> DATA
== Segment start ==

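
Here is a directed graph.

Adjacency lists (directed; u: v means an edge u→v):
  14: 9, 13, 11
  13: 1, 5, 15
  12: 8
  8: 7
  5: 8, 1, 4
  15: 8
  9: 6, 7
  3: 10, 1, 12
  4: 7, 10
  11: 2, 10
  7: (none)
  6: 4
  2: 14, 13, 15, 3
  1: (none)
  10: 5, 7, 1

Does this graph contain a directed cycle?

DFS with white/gray/black marking, starting from 9:
9 gray
  6 gray
    4 gray
      7 gray
      7 black
      10 gray
        5 gray
          8 gray
            8→7: 7 black — skip
          8 black
          1 gray
          1 black
          5→4: 4 is gray → back edge
Back edge found, so a cycle exists: 4 → 10 → 5 → 4.

Yes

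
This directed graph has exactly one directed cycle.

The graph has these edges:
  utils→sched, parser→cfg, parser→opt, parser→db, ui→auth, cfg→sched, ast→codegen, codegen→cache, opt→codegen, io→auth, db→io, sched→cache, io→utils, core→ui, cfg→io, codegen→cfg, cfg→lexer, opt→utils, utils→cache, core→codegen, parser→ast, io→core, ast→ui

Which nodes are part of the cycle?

io, cfg, core, codegen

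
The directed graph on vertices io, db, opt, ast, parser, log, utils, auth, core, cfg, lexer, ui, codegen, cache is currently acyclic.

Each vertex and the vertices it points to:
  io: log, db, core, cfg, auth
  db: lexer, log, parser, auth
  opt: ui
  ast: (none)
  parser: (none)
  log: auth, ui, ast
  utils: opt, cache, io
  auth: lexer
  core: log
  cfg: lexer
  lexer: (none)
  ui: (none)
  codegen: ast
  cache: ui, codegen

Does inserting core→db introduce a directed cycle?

Adding core→db creates a cycle iff db can already reach core.
Explore from db: no path reaches core. The graph stays acyclic.

No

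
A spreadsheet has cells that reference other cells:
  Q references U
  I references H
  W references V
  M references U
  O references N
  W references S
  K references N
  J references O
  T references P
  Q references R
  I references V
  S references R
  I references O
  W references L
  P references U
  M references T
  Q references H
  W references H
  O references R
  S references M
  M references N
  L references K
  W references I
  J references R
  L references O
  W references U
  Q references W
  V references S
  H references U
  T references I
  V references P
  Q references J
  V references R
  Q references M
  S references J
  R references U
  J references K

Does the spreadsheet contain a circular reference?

DFS with white/gray/black marking, starting from P:
P gray
  U gray
  U black
P black
H gray
  H→U: U black — skip
H black
I gray
  V gray
    S gray
      R gray
        R→U: U black — skip
      R black
      M gray
        N gray
        N black
        T gray
          T→P: P black — skip
          T→I: I is gray → back edge
Back edge found, so a cycle exists: I → V → S → M → T → I.

Yes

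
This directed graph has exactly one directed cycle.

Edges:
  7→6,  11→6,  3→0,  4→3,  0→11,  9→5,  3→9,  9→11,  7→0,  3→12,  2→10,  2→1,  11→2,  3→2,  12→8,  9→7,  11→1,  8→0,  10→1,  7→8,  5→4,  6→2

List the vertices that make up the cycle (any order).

DFS with gray/black marking from 4:
4 gray
  3 gray
    12 gray
      8 gray
        0 gray
          11 gray
            1 gray
            1 black
            6 gray
              2 gray
                10 gray
                  10→1: 1 black — skip
                10 black
                2→1: 1 black — skip
              2 black
            6 black
            11→2: 2 black — skip
          11 black
        0 black
      8 black
    12 black
    3→0: 0 black — skip
    3→2: 2 black — skip
    9 gray
      5 gray
        5→4: 4 is gray → back edge
Back edge closes the cycle 4 → 3 → 9 → 5 → 4; its vertices are {3, 4, 5, 9}.

3, 4, 5, 9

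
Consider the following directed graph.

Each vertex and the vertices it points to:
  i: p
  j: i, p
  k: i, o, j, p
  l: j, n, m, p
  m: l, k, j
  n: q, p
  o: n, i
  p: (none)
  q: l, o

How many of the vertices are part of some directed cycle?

A vertex is on a directed cycle iff it belongs to a strongly connected component of size ≥ 2 (or has a self-loop).
The vertices on cycles are {k, l, m, n, o, q} — 6 in total.

6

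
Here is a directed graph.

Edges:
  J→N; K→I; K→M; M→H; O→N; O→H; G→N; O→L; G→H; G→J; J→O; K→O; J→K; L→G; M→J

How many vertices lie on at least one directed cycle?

6

A vertex is on a directed cycle iff it belongs to a strongly connected component of size ≥ 2 (or has a self-loop).
The vertices on cycles are {G, J, K, L, M, O} — 6 in total.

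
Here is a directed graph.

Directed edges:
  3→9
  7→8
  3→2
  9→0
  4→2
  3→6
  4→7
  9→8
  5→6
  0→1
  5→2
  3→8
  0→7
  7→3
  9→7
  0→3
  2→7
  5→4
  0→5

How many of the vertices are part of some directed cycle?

7

A vertex is on a directed cycle iff it belongs to a strongly connected component of size ≥ 2 (or has a self-loop).
The vertices on cycles are {0, 2, 3, 4, 5, 7, 9} — 7 in total.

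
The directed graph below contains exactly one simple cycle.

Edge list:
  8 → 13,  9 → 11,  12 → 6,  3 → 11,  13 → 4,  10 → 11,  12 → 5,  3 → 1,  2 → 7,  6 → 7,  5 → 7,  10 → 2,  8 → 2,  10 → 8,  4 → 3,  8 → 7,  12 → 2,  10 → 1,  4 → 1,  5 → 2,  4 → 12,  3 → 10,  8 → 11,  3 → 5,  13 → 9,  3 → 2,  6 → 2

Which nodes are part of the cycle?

3, 4, 8, 10, 13

DFS with gray/black marking from 13:
13 gray
  9 gray
    11 gray
    11 black
  9 black
  4 gray
    1 gray
    1 black
    3 gray
      5 gray
        2 gray
          7 gray
          7 black
        2 black
        5→7: 7 black — skip
      5 black
      3→1: 1 black — skip
      3→2: 2 black — skip
      3→11: 11 black — skip
      10 gray
        10→11: 11 black — skip
        10→2: 2 black — skip
        8 gray
          8→7: 7 black — skip
          8→13: 13 is gray → back edge
Back edge closes the cycle 13 → 4 → 3 → 10 → 8 → 13; its vertices are {3, 4, 8, 10, 13}.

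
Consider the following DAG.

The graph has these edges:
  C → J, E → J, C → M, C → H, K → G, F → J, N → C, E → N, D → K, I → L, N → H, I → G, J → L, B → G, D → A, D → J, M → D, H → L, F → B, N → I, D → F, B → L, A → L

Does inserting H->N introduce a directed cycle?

Yes

Adding H→N creates a cycle iff N can already reach H.
Path from N: N → H.
So N → … → H → N is a cycle.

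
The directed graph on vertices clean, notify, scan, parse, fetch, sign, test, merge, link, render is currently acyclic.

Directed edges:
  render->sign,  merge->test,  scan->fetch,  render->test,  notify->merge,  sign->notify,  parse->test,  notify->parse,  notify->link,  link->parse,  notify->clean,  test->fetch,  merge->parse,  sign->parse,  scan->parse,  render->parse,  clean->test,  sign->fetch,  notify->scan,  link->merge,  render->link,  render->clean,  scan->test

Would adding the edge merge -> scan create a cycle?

Adding merge→scan creates a cycle iff scan can already reach merge.
Explore from scan: no path reaches merge. The graph stays acyclic.

No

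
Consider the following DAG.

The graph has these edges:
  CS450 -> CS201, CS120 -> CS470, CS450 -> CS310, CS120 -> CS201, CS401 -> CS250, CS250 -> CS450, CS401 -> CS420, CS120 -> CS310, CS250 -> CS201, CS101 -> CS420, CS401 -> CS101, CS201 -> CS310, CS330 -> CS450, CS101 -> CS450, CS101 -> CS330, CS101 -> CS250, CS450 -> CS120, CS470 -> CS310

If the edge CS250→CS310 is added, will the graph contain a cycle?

No

Adding CS250→CS310 creates a cycle iff CS310 can already reach CS250.
Explore from CS310: no path reaches CS250. The graph stays acyclic.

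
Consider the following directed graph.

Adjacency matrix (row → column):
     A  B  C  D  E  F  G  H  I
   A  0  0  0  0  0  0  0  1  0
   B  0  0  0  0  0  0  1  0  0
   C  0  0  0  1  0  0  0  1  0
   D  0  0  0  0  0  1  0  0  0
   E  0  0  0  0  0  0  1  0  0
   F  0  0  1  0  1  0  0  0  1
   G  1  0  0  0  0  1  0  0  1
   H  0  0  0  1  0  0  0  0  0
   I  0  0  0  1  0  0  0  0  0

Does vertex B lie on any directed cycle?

No

B lies on a cycle iff there is a path from B back to itself.
Exploring from B, it never reaches itself; equivalently, its strongly connected component is a singleton.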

== Segment end ==

> TASK INSTRUCTIONS
A single number is needed: the count of lines in the records that include "none".

> SOLUTION
7